◆ PROBLEM TO SOLVE ◆
The answer must be every line of the records in which the string "Author" appears.

━━━━━━━━━━━━━━━━━━━━━━━━━━━━━━

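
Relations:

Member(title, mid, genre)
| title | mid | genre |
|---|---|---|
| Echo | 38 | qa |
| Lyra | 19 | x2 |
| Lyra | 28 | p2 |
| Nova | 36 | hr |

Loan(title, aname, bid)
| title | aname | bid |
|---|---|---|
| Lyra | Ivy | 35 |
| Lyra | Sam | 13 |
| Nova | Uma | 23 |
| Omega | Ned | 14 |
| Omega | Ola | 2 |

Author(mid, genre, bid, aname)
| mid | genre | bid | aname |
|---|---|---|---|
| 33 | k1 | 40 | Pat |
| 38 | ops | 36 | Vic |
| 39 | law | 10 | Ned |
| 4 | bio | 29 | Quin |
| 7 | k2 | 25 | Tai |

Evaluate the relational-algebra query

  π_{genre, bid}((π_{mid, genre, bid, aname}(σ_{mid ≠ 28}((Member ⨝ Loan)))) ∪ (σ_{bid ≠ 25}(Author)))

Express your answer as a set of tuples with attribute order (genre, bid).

Joining Member and Loan on title yields {(Lyra, 19, x2, Ivy, 35), (Lyra, 19, x2, Sam, 13), (Lyra, 28, p2, Ivy, 35), (Lyra, 28, p2, Sam, 13), (Nova, 36, hr, Uma, 23)}.
σ[mid ≠ 28]: keep tuples satisfying mid ≠ 28 → {(Lyra, 19, x2, Ivy, 35), (Lyra, 19, x2, Sam, 13), (Nova, 36, hr, Uma, 23)}
Keep only column(s) mid, genre, bid, aname: {(19, x2, 13, Sam), (19, x2, 35, Ivy), (36, hr, 23, Uma)}
σ[bid ≠ 25]: keep tuples satisfying bid ≠ 25 → {(33, k1, 40, Pat), (38, ops, 36, Vic), (39, law, 10, Ned), (4, bio, 29, Quin)}
Set union of the two operands is {(19, x2, 13, Sam), (19, x2, 35, Ivy), (33, k1, 40, Pat), (36, hr, 23, Uma), (38, ops, 36, Vic), (39, law, 10, Ned), (4, bio, 29, Quin)}.
Keep only column(s) genre, bid: {(bio, 29), (hr, 23), (k1, 40), (law, 10), (ops, 36), (x2, 13), (x2, 35)}

{(bio, 29), (hr, 23), (k1, 40), (law, 10), (ops, 36), (x2, 13), (x2, 35)}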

━━━━━━━━━━━━━━━━━━━━━━━━━━━━━━

◆ RESPONSE BELOW ◆
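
Author(mid, genre, bid, aname)
  π_{genre, bid}((π_{mid, genre, bid, aname}(σ_{mid ≠ 28}((Member ⨝ Loan)))) ∪ (σ_{bid ≠ 25}(Author)))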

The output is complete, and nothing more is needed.